Top of Supplied records

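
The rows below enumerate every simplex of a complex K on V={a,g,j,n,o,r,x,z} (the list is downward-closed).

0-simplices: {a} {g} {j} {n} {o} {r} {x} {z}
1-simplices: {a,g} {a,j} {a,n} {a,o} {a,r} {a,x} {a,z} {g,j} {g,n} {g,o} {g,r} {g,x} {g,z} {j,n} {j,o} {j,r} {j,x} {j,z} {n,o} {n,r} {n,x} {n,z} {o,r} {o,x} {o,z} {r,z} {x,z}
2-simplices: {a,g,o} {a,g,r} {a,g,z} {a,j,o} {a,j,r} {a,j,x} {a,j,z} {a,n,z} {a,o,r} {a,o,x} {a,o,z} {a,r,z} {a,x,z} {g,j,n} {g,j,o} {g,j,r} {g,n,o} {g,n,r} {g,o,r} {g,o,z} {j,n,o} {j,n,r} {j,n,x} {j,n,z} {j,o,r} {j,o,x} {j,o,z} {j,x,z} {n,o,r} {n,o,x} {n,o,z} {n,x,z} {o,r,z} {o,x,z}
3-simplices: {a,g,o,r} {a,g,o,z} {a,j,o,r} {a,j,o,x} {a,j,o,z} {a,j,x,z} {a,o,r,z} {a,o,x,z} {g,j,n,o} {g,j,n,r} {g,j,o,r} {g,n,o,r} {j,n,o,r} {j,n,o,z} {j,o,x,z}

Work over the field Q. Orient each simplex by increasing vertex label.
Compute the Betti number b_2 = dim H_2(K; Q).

b_2=2

n_0=8 n_1=27 n_2=34 n_3=15  [Q]
∂1: piv[ag,aj,an,ao,ar,ax,az] rk=7  ker:gj,gn,go,gr,gx,gz,jn,jo,jr,jx,jz,no,nr,nx,nz,or,ox,oz,rz,xz
∂2: piv[ago,agr,agz,ajo,ajr,ajx,ajz,anz,aor,aox,aoz,arz,axz,gjn,gjo,gno,gnr,jnx,jnz] rk=19  ker:gjr,gor,goz,jno,jnr,jor,jox,joz,jxz,nor,nox,noz,nxz,orz,oxz
∂3: piv[agor,agoz,ajor,ajox,ajoz,ajxz,aorz,aoxz,gjno,gjnr,gjor,gnor,jnoz] rk=13  ker:jnor,joxz
b_2=(34−19)−13=2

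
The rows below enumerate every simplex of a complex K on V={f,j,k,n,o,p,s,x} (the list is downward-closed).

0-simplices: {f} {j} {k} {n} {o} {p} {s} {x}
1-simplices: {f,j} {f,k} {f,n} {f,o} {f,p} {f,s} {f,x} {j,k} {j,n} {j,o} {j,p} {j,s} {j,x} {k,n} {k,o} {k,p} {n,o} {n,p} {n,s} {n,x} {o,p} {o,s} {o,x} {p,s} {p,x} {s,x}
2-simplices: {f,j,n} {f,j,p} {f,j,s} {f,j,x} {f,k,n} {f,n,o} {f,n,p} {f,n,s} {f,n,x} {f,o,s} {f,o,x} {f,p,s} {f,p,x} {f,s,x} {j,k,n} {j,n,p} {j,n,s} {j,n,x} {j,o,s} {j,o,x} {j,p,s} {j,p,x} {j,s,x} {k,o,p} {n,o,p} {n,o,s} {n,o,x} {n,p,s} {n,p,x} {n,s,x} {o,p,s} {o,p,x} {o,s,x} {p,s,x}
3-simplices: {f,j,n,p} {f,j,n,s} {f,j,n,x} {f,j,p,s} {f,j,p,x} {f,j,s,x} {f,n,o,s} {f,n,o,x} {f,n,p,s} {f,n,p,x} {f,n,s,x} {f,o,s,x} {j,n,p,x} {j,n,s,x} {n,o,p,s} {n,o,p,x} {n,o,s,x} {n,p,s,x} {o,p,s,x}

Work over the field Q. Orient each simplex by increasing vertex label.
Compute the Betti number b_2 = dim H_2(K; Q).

n_0=8 n_1=26 n_2=34 n_3=19  [Q]
∂1: piv[fj,fk,fn,fo,fp,fs,fx] rk=7  ker:jk,jn,jo,jp,js,jx,kn,ko,kp,no,np,ns,nx,op,os,ox,ps,px,sx
∂2: piv[fjn,fjp,fjs,fjx,fkn,fno,fnp,fns,fnx,fos,fox,fps,fpx,fsx,jkn,jos,kop,nop] rk=18  ker:jnp,jns,jnx,jox,jps,jpx,jsx,nos,nox,nps,npx,nsx,ops,opx,osx,psx
∂3: piv[fjnp,fjns,fjnx,fjps,fjpx,fjsx,fnos,fnox,fnps,fnpx,fnsx,fosx,nops,nopx,npsx] rk=15  ker:jnpx,jnsx,nosx,opsx
b_2=(34−18)−15=1

b_2=1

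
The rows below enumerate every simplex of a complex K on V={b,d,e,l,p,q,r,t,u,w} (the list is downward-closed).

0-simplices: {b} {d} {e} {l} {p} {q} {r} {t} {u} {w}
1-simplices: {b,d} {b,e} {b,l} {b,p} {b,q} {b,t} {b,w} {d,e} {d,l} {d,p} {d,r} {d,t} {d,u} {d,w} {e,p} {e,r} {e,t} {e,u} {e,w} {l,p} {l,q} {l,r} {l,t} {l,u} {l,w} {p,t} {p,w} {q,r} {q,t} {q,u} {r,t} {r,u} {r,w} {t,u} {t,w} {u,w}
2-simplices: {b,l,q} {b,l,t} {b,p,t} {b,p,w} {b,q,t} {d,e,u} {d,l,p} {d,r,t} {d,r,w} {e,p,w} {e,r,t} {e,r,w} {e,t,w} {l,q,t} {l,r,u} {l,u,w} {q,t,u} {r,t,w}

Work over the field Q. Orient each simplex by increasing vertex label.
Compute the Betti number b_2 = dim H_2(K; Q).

b_2=2

n_0=10 n_1=36 n_2=18  [Q]
∂1: piv[bd,be,bl,bp,bq,bt,bw,dr,du] rk=9  ker:de,dl,dp,dt,dw,ep,er,et,eu,ew,lp,lq,lr,lt,lu,lw,pt,pw,qr,qt,qu,rt,ru,rw,tu,tw,uw
∂2: piv[blq,blt,bpt,bpw,bqt,deu,dlp,drt,drw,epw,ert,erw,etw,lru,luw,qtu] rk=16  ker:lqt,rtw
b_2=(18−16)−0=2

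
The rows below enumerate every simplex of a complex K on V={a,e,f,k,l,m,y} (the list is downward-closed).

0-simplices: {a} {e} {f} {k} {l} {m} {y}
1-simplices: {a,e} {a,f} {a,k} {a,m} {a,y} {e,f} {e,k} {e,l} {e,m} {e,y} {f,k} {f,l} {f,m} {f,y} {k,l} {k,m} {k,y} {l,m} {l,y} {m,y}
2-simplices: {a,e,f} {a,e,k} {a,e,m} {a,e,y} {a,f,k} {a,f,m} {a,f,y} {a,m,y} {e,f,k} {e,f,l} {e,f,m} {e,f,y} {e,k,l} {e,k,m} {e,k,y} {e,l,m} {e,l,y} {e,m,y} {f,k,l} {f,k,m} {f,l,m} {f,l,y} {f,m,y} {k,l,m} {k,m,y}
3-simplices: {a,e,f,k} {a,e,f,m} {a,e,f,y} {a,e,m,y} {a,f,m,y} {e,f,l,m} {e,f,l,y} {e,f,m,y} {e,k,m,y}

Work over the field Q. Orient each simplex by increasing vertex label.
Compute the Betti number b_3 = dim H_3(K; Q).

b_3=1

n_0=7 n_1=20 n_2=25 n_3=9  [Q]
∂1: piv[ae,af,ak,am,ay,el] rk=6  ker:ef,ek,em,ey,fk,fl,fm,fy,kl,km,ky,lm,ly,my
∂2: piv[aef,aek,aem,aey,afk,afm,afy,amy,efl,ekl,ekm,eky,elm,ely] rk=14  ker:efk,efm,efy,emy,fkl,fkm,flm,fly,fmy,klm,kmy
∂3: piv[aefk,aefm,aefy,aemy,afmy,eflm,efly,ekmy] rk=8  ker:efmy
b_3=(9−8)−0=1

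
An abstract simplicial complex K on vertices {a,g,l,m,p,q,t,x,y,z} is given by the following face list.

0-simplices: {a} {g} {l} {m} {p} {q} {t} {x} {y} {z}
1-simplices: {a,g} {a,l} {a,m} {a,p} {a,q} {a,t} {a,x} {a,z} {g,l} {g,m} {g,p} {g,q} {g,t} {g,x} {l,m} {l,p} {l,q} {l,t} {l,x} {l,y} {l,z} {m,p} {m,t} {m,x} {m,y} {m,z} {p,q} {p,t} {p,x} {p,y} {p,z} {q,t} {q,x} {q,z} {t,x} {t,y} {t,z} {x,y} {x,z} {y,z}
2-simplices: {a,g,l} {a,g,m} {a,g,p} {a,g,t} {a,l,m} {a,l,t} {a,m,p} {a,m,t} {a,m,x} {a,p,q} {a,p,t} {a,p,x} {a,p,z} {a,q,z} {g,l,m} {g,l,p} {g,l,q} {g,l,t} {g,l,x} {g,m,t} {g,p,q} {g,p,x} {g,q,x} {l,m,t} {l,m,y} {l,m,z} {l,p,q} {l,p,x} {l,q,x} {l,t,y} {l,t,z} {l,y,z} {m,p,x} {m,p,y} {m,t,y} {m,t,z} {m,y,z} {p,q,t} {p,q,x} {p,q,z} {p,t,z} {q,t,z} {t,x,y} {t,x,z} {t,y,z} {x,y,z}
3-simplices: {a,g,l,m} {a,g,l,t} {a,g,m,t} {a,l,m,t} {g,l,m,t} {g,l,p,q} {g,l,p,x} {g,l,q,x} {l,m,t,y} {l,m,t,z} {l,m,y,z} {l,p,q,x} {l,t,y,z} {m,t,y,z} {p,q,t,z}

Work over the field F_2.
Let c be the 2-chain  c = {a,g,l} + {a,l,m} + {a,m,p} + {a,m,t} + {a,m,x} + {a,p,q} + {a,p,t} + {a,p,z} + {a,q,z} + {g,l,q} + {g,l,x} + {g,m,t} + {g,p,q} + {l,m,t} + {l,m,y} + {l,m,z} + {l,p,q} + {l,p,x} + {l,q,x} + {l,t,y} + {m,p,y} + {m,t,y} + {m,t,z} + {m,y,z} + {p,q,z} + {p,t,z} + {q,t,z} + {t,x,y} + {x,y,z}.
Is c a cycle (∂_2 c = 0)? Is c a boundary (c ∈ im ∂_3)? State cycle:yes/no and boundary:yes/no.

n_0=10 n_1=40 n_2=46 n_3=15  [Z2]
∂1: piv[ag,al,am,ap,aq,at,ax,az,ly] rk=9  ker:gl,gm,gp,gq,gt,gx,lm,lp,lq,lt,lx,lz,mp,mt,mx,my,mz,pq,pt,px,py,pz,qt,qx,qz,tx,ty,tz,xy,xz,yz
∂2: piv[agl,agm,agp,agt,alm,alt,amp,amt,amx,apq,apt,apx,apz,aqz,glp,glq,glx,gpq,gpx,gqx,lmy,lmz,lty,ltz,lyz,mpy,pqt,ptz,txy,txz] rk=30  ker:glm,glt,gmt,lmt,lpq,lpx,lqx,mpx,mty,mtz,myz,pqx,pqz,qtz,tyz,xyz
∂3: piv[aglm,aglt,agmt,almt,glpq,glpx,glqx,lmty,lmtz,lmyz,lpqx,ltyz,pqtz] rk=13  ker:glmt,mtyz
∂2c = {a,g} + {a,x} + {g,l} + {g,m} + {g,p} + {g,t} + {g,x} + {l,q} + {l,x} + {l,z} + {m,t} + {m,x} + {m,z} + {p,x} + {p,y} + {p,z} + {q,t} + {q,x} + {q,z} + {t,x} + {t,y} + {t,z} + {x,z}

cycle:no boundary:no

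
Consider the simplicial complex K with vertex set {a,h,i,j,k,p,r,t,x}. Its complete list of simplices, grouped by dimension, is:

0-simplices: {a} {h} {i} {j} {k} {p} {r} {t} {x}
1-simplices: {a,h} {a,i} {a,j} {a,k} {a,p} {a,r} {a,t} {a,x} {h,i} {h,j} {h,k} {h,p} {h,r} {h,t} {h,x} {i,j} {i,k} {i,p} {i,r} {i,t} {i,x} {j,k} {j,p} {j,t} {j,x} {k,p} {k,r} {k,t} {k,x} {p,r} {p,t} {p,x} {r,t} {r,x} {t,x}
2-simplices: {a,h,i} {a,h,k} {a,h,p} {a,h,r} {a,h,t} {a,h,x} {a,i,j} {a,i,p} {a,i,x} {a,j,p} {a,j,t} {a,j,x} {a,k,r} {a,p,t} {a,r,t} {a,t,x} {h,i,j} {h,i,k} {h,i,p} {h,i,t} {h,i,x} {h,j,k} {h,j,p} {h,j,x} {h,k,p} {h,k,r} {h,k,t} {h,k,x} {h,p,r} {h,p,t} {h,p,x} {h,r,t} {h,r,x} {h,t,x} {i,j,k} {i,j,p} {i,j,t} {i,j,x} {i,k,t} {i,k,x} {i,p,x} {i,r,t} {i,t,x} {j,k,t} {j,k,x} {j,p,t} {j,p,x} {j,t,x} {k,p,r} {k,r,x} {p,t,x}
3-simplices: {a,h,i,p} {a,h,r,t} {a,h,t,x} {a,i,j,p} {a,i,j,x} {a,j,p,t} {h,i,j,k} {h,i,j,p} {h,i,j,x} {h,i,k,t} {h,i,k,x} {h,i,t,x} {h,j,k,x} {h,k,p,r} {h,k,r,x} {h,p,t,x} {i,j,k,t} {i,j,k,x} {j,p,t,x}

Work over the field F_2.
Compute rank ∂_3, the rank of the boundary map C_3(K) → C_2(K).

rank∂_3=18

n_0=9 n_1=35 n_2=51 n_3=19  [Z2]
∂1: piv[ah,ai,aj,ak,ap,ar,at,ax] rk=8  ker:hi,hj,hk,hp,hr,ht,hx,ij,ik,ip,ir,it,ix,jk,jp,jt,jx,kp,kr,kt,kx,pr,pt,px,rt,rx,tx
∂2: piv[ahi,ahk,ahp,ahr,aht,ahx,aij,aip,aix,ajp,ajt,ajx,akr,apt,art,atx,hij,hik,hit,hjk,hkp,hkt,hkx,hpr,hpx,hrx,irt] rk=27  ker:hip,hix,hjp,hjx,hkr,hpt,hrt,htx,ijk,ijp,ijt,ijx,ikt,ikx,ipx,itx,jkt,jkx,jpt,jpx,jtx,kpr,krx,ptx
∂3: piv[ahip,ahrt,ahtx,aijp,aijx,ajpt,hijk,hijp,hijx,hikt,hikx,hitx,hjkx,hkpr,hkrx,hptx,ijkt,jptx] rk=18  ker:ijkx
rk∂_3=18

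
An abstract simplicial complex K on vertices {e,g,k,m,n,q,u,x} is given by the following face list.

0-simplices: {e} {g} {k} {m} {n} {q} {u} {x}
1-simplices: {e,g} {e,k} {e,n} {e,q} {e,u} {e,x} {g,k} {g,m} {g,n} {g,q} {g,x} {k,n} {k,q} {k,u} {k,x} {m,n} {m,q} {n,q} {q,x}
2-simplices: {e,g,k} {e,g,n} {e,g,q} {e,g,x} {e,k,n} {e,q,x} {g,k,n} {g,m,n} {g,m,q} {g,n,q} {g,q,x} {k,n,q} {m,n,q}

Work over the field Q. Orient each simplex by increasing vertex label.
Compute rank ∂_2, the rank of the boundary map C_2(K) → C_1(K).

rank∂_2=10

n_0=8 n_1=19 n_2=13  [Q]
∂1: piv[eg,ek,en,eq,eu,ex,gm] rk=7  ker:gk,gn,gq,gx,kn,kq,ku,kx,mn,mq,nq,qx
∂2: piv[egk,egn,egq,egx,ekn,eqx,gmn,gmq,gnq,knq] rk=10  ker:gkn,gqx,mnq
rk∂_2=10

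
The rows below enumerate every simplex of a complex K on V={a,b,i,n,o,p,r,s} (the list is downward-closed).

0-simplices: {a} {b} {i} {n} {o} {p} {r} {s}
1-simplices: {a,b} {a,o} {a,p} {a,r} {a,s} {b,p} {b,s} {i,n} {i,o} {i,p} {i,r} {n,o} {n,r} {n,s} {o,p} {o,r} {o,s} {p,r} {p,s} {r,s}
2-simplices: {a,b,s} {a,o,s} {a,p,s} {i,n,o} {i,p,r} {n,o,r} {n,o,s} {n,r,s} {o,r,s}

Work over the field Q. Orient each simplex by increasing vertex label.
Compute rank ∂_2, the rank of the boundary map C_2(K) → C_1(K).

n_0=8 n_1=20 n_2=9  [Q]
∂1: piv[ab,ao,ap,ar,as,in,io] rk=7  ker:bp,bs,ip,ir,no,nr,ns,op,or,os,pr,ps,rs
∂2: piv[abs,aos,aps,ino,ipr,nor,nos,nrs] rk=8  ker:ors
rk∂_2=8

rank∂_2=8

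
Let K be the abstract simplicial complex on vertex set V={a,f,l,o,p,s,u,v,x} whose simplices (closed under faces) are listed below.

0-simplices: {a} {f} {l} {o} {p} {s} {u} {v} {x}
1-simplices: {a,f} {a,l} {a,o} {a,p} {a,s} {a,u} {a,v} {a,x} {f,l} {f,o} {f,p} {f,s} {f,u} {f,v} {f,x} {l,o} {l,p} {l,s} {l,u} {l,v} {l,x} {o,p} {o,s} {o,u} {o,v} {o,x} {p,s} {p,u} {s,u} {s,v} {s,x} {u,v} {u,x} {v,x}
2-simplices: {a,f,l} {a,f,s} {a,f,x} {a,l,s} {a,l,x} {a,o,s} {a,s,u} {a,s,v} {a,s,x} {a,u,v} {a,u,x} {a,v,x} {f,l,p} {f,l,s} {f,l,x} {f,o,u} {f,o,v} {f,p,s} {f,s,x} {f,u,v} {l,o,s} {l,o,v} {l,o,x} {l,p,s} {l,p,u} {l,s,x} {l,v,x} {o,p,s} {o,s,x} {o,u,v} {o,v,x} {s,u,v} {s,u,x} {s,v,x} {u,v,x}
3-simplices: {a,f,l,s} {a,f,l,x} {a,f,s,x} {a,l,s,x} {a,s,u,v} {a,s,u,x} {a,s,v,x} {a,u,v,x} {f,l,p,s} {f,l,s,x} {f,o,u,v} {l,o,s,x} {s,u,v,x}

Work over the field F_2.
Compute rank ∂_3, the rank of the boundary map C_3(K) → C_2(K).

rank∂_3=11

n_0=9 n_1=34 n_2=35 n_3=13  [Z2]
∂1: piv[af,al,ao,ap,as,au,av,ax] rk=8  ker:fl,fo,fp,fs,fu,fv,fx,lo,lp,ls,lu,lv,lx,op,os,ou,ov,ox,ps,pu,su,sv,sx,uv,ux,vx
∂2: piv[afl,afs,afx,als,alx,aos,asu,asv,asx,auv,aux,avx,flp,fou,fov,fps,fuv,los,lov,lox,lpu,lvx,ops] rk=23  ker:fls,flx,fsx,lps,lsx,osx,ouv,ovx,suv,sux,svx,uvx
∂3: piv[afls,aflx,afsx,alsx,asuv,asux,asvx,auvx,flps,fouv,losx] rk=11  ker:flsx,suvx
rk∂_3=11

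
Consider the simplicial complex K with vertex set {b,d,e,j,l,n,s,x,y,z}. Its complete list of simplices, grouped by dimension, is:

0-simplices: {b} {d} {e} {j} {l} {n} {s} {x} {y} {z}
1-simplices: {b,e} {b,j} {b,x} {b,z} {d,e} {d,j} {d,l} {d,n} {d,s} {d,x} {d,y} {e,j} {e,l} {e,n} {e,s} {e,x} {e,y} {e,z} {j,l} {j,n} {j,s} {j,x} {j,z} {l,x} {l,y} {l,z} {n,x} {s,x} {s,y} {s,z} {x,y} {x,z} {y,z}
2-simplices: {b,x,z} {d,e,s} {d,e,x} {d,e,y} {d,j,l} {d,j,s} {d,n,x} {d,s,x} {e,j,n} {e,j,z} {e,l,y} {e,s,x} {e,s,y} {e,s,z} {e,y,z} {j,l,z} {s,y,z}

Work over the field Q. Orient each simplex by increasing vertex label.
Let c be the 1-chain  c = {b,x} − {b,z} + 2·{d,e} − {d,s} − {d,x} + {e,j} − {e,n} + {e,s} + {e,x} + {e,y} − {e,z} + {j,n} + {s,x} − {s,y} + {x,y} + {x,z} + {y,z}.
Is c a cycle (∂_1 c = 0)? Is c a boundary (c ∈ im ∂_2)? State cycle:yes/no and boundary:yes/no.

n_0=10 n_1=33 n_2=17  [Q]
∂1: piv[be,bj,bx,bz,de,dl,dn,ds,dy] rk=9  ker:dj,dx,ej,el,en,es,ex,ey,ez,jl,jn,js,jx,jz,lx,ly,lz,nx,sx,sy,sz,xy,xz,yz
∂2: piv[bxz,des,dex,dey,djl,djs,dnx,dsx,ejn,ejz,ely,esy,esz,eyz,jlz] rk=15  ker:esx,syz
∂1c = 0
c vs im∂2: residual ≠ 0 ⇒ not boundary

cycle:yes boundary:no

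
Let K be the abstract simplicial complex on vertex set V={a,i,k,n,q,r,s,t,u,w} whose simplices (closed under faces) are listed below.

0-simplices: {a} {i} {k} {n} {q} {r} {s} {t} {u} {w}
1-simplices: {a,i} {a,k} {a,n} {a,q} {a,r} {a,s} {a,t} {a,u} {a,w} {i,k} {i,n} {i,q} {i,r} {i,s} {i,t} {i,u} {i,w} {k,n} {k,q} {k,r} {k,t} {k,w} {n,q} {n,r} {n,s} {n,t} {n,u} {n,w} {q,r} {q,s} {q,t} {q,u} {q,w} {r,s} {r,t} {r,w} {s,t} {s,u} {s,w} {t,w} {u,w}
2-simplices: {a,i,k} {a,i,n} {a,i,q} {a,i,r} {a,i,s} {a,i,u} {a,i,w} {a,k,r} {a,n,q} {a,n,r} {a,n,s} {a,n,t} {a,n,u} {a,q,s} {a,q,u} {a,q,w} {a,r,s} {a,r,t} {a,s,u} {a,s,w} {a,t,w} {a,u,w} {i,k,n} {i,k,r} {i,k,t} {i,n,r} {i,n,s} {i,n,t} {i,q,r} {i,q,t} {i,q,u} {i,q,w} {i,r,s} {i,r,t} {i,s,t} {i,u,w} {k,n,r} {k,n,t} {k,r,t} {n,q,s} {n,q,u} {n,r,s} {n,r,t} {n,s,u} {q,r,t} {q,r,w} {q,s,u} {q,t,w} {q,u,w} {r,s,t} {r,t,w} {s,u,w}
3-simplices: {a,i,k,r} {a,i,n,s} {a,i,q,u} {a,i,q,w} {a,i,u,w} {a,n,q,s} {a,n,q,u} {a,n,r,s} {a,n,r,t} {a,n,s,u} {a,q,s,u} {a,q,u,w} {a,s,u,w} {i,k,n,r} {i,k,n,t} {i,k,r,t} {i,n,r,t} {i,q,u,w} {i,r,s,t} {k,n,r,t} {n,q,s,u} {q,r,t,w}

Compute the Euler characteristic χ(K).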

Bottom of Supplied records

Your task: Within the material above, find every line containing the word "faces" and copy it.

Response area:
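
Let K be the abstract simplicial complex on vertex set V={a,f,l,o,p,s,u,v,x} whose simplices (closed under faces) are listed below.
Let K be the abstract simplicial complex on vertex set V={a,i,k,n,q,r,s,t,u,w} whose simplices (closed under faces) are listed below.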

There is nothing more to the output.